§ What this task involves:
Retrieve every line of the data holding the word "pulmonary".

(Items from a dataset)
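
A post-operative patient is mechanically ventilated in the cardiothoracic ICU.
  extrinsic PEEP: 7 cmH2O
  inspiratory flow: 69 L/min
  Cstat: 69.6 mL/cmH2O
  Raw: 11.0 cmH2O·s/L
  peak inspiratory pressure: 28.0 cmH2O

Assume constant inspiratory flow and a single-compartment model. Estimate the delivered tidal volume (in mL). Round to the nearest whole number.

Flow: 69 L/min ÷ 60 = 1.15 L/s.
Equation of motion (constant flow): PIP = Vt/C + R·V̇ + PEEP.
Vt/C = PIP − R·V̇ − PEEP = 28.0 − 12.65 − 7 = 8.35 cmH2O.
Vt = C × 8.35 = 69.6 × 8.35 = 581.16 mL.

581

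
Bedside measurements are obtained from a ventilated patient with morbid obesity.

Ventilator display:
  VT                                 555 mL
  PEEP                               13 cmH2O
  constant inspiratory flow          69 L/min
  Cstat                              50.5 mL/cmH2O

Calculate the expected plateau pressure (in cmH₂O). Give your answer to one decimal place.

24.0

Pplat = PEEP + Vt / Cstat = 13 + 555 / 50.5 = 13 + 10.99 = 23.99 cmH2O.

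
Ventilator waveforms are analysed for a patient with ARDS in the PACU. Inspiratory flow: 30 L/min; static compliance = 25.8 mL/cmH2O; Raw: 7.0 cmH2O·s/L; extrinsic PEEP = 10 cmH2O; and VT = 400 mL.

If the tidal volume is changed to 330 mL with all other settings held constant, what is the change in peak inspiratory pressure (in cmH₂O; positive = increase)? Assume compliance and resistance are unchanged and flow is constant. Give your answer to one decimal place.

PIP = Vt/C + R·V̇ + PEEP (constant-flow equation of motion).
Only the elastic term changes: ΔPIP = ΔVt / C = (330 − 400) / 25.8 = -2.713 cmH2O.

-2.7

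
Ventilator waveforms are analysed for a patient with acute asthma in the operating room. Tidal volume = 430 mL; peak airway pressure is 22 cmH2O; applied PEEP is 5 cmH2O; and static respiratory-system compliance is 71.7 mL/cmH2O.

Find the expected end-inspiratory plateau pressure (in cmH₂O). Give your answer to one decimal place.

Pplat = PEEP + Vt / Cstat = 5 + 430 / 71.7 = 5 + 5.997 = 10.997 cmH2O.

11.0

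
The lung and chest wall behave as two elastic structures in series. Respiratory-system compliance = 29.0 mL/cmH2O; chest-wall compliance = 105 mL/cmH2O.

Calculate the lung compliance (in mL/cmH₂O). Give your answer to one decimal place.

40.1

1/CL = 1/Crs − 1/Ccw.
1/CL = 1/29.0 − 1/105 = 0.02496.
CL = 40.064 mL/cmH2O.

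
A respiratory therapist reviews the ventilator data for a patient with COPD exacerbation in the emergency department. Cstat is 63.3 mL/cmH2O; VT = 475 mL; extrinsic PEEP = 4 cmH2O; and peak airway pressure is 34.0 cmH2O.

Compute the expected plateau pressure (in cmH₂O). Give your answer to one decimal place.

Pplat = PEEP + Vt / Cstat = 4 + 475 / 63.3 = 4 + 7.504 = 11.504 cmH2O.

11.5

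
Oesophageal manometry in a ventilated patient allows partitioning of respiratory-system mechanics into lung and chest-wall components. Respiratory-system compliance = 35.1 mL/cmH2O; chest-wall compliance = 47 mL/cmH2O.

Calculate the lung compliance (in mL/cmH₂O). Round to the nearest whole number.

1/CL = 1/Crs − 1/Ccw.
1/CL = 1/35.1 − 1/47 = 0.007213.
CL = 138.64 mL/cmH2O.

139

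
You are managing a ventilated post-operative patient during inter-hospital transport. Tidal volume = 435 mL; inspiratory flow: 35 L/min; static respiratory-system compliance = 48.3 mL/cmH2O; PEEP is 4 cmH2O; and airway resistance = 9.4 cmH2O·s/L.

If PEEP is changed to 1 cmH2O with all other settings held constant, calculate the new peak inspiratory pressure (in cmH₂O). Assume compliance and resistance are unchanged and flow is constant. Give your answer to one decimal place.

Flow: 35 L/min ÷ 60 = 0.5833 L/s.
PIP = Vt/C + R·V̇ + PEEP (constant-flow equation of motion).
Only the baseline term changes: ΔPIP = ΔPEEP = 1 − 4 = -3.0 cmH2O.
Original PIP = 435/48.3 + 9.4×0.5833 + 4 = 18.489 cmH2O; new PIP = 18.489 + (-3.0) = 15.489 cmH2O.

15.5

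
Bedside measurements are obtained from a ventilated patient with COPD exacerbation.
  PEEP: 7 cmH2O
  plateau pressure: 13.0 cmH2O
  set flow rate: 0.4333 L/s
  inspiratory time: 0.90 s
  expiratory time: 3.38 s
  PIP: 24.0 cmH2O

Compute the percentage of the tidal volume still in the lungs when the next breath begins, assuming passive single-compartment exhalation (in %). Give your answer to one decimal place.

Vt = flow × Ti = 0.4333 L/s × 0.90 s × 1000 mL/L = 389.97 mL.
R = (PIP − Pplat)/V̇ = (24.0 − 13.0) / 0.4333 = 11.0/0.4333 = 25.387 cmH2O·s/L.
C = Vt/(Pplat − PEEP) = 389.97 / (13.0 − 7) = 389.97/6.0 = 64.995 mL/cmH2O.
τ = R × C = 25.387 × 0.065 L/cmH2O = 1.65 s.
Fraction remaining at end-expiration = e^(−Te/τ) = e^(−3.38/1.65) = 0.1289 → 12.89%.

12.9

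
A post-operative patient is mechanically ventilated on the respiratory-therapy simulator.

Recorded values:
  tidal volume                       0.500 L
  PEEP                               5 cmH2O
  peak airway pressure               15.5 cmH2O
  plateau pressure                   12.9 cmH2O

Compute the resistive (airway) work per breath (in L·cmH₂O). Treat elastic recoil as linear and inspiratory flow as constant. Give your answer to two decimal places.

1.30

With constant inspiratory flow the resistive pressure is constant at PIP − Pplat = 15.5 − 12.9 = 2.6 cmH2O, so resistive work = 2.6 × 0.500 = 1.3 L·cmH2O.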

--

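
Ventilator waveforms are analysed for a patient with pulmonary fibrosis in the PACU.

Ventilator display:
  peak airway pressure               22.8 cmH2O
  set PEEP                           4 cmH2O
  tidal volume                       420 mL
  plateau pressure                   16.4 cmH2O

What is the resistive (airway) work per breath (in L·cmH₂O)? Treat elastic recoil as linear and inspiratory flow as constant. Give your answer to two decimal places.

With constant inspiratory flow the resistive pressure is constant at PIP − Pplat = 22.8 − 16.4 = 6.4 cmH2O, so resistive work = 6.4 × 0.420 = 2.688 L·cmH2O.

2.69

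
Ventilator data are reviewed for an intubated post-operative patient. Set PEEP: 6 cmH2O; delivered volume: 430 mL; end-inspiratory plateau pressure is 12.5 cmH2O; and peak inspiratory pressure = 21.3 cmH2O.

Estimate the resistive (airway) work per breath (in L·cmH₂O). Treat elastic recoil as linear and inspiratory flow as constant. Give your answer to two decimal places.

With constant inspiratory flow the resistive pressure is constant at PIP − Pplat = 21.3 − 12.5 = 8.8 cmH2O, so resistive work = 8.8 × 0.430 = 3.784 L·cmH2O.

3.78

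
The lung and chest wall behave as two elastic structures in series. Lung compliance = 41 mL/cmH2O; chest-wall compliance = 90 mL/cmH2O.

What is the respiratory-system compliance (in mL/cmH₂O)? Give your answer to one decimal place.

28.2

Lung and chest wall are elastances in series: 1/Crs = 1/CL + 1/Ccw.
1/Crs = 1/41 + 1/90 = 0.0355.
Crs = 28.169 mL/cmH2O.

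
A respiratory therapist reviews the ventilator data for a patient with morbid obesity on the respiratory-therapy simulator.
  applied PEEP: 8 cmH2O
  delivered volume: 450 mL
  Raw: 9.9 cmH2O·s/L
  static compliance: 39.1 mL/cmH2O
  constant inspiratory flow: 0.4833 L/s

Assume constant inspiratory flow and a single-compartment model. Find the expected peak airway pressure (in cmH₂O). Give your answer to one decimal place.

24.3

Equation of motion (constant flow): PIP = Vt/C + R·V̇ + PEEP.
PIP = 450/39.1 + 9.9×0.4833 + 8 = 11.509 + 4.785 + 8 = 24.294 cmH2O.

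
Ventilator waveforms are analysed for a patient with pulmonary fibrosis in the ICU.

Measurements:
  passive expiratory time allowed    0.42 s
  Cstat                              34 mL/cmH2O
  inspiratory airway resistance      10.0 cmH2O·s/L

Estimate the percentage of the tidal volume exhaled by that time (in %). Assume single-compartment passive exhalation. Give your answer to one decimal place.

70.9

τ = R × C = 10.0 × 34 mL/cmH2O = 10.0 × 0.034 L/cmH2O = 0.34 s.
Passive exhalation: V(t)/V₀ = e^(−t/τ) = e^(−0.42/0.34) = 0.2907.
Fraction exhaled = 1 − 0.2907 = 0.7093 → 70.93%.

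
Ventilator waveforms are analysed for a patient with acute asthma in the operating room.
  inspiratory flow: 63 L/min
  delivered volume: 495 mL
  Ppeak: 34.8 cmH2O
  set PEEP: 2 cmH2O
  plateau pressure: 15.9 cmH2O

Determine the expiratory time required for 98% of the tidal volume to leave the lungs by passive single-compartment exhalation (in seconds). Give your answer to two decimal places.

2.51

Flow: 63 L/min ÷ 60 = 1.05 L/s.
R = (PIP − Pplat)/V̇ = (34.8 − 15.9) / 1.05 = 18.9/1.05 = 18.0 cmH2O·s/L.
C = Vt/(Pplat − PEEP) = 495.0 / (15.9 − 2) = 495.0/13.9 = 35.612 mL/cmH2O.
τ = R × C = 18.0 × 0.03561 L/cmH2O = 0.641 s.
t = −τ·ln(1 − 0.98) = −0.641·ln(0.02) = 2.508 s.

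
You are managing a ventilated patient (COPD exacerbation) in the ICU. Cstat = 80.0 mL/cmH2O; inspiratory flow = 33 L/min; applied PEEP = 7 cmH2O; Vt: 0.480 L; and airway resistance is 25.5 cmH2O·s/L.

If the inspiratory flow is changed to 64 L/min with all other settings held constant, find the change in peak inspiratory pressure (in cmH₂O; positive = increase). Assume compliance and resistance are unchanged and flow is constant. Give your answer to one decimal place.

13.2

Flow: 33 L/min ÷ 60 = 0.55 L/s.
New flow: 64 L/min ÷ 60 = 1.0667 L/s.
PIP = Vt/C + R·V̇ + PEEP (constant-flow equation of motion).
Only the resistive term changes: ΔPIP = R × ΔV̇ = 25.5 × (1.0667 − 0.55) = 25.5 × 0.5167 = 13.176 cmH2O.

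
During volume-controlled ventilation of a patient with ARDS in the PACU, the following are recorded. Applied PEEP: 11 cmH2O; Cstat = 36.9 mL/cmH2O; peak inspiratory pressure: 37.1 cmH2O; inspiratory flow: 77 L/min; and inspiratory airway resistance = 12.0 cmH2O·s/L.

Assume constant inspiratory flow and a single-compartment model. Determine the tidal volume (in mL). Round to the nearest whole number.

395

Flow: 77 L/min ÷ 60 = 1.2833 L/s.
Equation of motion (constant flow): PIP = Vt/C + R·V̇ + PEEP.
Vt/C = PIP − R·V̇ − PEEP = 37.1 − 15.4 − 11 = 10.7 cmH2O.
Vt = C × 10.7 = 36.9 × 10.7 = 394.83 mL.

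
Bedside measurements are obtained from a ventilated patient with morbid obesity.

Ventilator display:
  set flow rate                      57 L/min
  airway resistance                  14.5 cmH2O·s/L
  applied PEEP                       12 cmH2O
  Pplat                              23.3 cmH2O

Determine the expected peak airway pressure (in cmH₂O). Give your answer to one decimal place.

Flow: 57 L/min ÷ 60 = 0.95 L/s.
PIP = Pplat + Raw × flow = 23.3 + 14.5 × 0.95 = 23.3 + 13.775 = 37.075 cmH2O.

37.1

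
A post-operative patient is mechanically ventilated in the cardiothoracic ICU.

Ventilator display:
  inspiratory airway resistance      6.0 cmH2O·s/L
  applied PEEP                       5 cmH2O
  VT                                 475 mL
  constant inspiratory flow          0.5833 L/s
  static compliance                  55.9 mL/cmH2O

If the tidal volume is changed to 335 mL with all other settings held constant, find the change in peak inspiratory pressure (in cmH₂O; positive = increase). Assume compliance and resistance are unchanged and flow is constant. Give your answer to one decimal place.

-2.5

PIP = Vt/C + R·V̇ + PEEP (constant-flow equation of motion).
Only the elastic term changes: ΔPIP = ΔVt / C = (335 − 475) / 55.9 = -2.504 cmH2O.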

* * *

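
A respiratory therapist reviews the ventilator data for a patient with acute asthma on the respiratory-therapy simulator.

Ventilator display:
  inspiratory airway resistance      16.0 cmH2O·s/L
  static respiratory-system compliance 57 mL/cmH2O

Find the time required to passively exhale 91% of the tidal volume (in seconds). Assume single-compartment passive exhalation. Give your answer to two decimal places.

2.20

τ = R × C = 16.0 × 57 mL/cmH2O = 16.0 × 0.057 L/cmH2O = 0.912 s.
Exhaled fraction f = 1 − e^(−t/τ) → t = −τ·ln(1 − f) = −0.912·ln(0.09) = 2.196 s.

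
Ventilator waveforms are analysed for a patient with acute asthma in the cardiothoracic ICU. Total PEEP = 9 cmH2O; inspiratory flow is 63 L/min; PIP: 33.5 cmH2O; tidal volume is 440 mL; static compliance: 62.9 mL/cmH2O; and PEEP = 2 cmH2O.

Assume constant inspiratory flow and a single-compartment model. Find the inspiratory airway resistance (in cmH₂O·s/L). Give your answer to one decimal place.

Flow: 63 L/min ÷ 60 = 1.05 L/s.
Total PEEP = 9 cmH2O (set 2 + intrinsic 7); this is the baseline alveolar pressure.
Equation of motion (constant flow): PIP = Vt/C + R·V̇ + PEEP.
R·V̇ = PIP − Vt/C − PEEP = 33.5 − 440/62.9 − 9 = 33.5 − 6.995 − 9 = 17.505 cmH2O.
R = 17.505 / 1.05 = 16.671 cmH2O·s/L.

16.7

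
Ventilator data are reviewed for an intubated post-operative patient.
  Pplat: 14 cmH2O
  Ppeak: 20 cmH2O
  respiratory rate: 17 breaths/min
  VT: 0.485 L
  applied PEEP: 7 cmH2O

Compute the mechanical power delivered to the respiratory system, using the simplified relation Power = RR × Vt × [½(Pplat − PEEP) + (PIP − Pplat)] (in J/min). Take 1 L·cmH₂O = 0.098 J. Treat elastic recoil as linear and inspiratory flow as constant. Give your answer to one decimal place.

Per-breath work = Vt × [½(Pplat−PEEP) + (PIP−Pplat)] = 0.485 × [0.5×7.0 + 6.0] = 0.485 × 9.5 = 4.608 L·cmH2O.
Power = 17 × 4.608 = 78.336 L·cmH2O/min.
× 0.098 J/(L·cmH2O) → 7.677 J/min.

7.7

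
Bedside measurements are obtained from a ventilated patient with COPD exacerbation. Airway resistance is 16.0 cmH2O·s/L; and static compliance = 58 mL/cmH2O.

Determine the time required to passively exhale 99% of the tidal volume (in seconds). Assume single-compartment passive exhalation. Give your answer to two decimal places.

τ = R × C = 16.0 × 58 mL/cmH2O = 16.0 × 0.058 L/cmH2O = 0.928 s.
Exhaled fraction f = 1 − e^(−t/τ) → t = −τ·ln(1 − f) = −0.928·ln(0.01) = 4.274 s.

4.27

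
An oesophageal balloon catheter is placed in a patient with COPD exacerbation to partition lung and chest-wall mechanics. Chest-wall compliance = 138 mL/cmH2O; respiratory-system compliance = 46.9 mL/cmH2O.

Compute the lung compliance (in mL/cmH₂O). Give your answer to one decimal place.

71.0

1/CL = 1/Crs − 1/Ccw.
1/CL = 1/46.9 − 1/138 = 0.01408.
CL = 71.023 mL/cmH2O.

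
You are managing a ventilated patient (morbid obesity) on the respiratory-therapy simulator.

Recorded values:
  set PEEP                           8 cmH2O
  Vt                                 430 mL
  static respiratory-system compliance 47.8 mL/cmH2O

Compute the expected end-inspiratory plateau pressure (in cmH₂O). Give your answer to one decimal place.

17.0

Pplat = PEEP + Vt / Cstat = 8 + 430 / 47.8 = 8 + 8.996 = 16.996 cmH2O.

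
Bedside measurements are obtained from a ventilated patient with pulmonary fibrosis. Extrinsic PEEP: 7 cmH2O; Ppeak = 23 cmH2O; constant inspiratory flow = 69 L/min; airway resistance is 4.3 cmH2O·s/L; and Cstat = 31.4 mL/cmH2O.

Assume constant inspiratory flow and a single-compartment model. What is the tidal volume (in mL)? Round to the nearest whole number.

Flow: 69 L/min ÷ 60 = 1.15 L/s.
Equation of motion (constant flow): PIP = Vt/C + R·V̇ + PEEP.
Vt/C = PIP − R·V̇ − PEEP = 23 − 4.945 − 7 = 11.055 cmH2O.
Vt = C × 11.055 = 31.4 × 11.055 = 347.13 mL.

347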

§ Solution below:
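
Ventilator waveforms are analysed for a patient with pulmonary fibrosis in the PACU.
Ventilator waveforms are analysed for a patient with pulmonary fibrosis in the ICU.
Bedside measurements are obtained from a ventilated patient with pulmonary fibrosis. Extrinsic PEEP: 7 cmH2O; Ppeak = 23 cmH2O; constant inspiratory flow = 69 L/min; airway resistance is 4.3 cmH2O·s/L; and Cstat = 31.4 mL/cmH2O.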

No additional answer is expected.